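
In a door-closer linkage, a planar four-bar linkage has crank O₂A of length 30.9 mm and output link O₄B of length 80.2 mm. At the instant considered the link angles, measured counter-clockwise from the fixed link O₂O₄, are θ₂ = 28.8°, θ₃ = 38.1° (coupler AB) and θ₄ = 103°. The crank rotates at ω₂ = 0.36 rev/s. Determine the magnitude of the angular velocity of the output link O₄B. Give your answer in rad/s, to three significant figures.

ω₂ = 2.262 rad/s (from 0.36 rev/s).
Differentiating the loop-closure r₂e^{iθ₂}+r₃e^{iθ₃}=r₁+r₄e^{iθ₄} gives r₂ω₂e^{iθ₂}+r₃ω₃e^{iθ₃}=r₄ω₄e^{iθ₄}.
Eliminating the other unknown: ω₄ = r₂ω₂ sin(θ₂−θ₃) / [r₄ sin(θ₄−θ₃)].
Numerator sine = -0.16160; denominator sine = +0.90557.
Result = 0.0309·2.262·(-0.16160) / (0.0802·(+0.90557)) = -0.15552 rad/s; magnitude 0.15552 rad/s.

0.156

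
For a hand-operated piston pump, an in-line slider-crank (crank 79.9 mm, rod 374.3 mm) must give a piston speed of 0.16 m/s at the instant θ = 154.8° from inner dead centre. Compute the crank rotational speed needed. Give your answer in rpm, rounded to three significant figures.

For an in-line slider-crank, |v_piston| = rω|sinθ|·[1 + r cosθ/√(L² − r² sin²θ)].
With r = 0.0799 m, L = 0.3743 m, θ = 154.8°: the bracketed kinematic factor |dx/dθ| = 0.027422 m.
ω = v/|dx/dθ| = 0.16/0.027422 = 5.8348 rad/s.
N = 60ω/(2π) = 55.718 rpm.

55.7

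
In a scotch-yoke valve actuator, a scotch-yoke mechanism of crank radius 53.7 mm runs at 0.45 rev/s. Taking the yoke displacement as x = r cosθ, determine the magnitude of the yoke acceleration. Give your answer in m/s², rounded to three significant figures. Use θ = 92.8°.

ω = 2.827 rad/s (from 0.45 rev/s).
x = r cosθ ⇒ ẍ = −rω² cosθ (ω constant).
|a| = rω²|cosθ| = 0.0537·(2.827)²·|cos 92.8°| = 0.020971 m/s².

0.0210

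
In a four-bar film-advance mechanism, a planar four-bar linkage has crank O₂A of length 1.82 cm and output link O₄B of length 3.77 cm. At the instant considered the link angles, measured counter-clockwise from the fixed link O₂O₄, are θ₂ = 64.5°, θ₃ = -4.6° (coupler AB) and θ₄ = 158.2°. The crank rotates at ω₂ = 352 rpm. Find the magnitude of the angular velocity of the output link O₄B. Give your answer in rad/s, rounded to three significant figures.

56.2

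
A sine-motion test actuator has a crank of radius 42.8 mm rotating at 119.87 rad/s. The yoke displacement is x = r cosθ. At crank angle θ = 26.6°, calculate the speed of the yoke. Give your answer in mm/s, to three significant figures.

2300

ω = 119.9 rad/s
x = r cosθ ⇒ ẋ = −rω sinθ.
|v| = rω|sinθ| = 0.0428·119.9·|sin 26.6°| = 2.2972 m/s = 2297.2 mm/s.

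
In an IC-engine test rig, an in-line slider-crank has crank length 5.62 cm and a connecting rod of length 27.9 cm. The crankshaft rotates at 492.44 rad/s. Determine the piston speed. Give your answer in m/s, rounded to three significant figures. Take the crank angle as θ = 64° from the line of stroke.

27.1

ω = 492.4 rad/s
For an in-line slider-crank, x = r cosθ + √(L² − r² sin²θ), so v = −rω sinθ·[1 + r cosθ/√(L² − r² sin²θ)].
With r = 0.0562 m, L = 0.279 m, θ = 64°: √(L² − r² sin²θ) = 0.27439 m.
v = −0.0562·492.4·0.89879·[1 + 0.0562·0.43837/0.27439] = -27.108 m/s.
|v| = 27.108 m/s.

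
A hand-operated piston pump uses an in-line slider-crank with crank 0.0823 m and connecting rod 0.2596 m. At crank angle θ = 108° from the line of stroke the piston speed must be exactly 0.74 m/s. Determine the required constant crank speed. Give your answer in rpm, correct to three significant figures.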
_ _ _
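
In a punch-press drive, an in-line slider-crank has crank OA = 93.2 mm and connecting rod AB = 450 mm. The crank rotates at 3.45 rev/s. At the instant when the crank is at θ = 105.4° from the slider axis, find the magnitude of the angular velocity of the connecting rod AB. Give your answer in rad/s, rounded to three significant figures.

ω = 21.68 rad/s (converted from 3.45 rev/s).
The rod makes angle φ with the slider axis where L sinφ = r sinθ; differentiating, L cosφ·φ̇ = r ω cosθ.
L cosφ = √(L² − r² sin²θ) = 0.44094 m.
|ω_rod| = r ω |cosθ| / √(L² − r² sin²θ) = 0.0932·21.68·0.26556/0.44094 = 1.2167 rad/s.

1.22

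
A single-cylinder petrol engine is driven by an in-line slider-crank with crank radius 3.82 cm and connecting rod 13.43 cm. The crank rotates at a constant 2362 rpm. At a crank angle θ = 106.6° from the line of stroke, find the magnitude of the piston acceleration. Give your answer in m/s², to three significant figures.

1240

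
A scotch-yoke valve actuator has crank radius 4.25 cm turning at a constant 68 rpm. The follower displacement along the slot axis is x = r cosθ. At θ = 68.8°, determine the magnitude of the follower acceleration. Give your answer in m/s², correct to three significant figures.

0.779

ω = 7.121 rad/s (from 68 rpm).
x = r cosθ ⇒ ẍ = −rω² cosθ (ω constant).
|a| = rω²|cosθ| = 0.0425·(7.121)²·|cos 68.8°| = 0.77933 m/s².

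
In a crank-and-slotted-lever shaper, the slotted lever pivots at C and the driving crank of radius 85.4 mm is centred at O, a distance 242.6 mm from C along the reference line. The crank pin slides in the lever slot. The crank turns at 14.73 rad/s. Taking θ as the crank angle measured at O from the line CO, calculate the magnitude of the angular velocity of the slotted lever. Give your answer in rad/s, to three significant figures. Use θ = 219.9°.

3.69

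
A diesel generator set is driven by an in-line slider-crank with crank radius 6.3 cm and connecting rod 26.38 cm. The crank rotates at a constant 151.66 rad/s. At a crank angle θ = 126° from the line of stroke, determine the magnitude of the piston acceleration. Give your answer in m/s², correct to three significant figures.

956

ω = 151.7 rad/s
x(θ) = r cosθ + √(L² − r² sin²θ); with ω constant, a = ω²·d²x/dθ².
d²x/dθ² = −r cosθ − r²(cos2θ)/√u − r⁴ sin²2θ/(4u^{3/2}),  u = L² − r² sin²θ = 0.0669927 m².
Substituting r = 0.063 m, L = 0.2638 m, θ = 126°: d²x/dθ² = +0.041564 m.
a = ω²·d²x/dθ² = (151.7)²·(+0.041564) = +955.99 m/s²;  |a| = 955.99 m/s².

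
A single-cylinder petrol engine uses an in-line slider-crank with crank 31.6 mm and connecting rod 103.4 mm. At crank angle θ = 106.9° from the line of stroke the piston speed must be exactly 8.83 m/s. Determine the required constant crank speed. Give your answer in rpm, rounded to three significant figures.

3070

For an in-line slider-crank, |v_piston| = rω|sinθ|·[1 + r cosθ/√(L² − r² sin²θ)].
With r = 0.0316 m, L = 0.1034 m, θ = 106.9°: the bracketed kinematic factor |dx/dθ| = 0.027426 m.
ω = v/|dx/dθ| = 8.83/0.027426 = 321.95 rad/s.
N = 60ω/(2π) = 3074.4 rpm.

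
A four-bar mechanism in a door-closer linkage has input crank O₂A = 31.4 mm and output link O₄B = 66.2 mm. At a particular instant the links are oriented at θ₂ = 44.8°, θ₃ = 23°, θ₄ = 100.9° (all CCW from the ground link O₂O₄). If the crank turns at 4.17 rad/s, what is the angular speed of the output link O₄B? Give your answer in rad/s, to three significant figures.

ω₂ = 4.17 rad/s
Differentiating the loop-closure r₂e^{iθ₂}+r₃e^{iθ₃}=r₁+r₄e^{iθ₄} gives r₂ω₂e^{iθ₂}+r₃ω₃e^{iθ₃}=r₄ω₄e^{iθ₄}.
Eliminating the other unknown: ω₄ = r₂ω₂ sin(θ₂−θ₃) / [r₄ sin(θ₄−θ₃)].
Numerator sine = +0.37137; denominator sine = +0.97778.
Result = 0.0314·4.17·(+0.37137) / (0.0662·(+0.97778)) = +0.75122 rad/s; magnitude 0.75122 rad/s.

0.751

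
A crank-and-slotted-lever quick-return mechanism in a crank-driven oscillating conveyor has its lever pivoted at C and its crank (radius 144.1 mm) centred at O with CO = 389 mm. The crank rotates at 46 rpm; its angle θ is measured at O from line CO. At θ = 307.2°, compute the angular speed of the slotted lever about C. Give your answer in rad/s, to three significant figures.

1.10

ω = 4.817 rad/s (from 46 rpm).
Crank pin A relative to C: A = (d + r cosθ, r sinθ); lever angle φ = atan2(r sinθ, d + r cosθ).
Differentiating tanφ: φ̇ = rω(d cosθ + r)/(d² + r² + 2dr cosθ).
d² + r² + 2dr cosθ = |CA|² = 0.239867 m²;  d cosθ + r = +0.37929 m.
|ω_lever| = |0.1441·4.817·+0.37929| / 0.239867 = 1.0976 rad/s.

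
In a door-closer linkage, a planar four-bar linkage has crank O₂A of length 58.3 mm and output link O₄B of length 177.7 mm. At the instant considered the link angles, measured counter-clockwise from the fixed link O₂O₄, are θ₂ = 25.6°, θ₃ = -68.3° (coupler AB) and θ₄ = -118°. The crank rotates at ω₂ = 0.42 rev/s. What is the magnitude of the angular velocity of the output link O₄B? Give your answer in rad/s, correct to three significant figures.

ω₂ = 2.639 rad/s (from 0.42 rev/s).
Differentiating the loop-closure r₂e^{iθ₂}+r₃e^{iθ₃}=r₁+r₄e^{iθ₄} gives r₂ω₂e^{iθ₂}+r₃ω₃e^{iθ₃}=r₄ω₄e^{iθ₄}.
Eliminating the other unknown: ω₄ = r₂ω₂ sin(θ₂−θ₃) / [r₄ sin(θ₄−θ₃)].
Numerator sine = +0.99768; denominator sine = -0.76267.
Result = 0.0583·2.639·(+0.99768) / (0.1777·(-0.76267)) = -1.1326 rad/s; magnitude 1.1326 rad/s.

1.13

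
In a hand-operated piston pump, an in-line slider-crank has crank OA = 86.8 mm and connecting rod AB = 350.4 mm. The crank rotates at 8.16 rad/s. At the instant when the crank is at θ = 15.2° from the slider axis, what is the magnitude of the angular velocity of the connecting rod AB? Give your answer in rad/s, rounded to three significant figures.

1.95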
_ _ _
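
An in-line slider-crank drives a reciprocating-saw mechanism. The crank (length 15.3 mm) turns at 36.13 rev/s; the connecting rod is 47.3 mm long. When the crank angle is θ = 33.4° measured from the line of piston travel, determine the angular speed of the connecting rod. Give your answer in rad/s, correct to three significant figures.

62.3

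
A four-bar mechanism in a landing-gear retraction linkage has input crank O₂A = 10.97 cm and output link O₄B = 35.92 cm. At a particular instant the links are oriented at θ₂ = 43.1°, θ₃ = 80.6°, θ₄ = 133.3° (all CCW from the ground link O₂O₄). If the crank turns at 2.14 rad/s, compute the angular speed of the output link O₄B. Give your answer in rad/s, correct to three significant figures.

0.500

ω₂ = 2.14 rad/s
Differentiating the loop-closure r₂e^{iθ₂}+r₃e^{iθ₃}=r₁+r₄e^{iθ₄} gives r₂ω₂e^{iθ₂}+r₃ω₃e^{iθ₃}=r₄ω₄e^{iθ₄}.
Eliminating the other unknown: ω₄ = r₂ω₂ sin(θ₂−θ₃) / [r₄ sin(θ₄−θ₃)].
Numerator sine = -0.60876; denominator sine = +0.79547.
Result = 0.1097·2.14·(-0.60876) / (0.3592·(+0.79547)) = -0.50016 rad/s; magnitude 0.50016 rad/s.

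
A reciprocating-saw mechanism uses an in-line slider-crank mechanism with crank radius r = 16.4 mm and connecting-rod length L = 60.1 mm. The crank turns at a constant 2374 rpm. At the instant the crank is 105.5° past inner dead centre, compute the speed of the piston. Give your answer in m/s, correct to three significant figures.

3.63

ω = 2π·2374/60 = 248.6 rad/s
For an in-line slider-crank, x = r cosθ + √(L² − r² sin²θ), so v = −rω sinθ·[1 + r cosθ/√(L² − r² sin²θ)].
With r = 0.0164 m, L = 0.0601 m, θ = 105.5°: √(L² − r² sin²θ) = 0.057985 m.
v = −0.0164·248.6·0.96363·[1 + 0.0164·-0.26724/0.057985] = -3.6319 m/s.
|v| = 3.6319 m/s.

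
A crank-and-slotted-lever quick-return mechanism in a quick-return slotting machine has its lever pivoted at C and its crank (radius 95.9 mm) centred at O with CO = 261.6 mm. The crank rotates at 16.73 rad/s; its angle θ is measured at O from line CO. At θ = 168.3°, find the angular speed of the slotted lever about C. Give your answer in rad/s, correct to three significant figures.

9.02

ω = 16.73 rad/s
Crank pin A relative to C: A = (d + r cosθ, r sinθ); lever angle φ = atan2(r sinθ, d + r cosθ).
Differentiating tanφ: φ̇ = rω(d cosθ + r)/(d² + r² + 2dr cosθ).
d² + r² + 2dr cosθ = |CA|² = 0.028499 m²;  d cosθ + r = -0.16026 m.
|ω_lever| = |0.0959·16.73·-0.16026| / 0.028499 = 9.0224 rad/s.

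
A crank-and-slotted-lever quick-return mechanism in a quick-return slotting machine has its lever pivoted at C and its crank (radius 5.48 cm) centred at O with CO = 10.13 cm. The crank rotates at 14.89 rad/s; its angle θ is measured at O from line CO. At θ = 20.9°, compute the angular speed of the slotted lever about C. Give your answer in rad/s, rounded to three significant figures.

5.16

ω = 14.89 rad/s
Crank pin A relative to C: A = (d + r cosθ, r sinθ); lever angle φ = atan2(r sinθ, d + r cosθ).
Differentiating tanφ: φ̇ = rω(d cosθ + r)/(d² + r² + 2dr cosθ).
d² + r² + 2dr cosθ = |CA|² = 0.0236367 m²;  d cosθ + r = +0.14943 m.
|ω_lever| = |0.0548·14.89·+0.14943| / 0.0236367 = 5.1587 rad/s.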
_ _ _
### PROBLEM DESCRIPTION:
Set down again, word for word, the stretch of records from the line with "A sine-motion test" to the line with "A hand-operated piston pump uses", both of those lines included.

### RESULT:
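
A sine-motion test actuator has a crank of radius 42.8 mm rotating at 119.87 rad/s. The yoke displacement is x = r cosθ. At crank angle θ = 26.6°, calculate the speed of the yoke. Give your answer in mm/s, to three significant figures.

2300

ω = 119.9 rad/s
x = r cosθ ⇒ ẋ = −rω sinθ.
|v| = rω|sinθ| = 0.0428·119.9·|sin 26.6°| = 2.2972 m/s = 2297.2 mm/s.

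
In an IC-engine test rig, an in-line slider-crank has crank length 5.62 cm and a connecting rod of length 27.9 cm. The crankshaft rotates at 492.44 rad/s. Determine the piston speed. Give your answer in m/s, rounded to three significant figures. Take the crank angle as θ = 64° from the line of stroke.

27.1

ω = 492.4 rad/s
For an in-line slider-crank, x = r cosθ + √(L² − r² sin²θ), so v = −rω sinθ·[1 + r cosθ/√(L² − r² sin²θ)].
With r = 0.0562 m, L = 0.279 m, θ = 64°: √(L² − r² sin²θ) = 0.27439 m.
v = −0.0562·492.4·0.89879·[1 + 0.0562·0.43837/0.27439] = -27.108 m/s.
|v| = 27.108 m/s.

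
A hand-operated piston pump uses an in-line slider-crank with crank 0.0823 m and connecting rod 0.2596 m. At crank angle θ = 108° from the line of stroke the piston speed must be exactly 0.74 m/s. Determine the required constant crank speed. Give your answer in rpm, correct to three significant figures.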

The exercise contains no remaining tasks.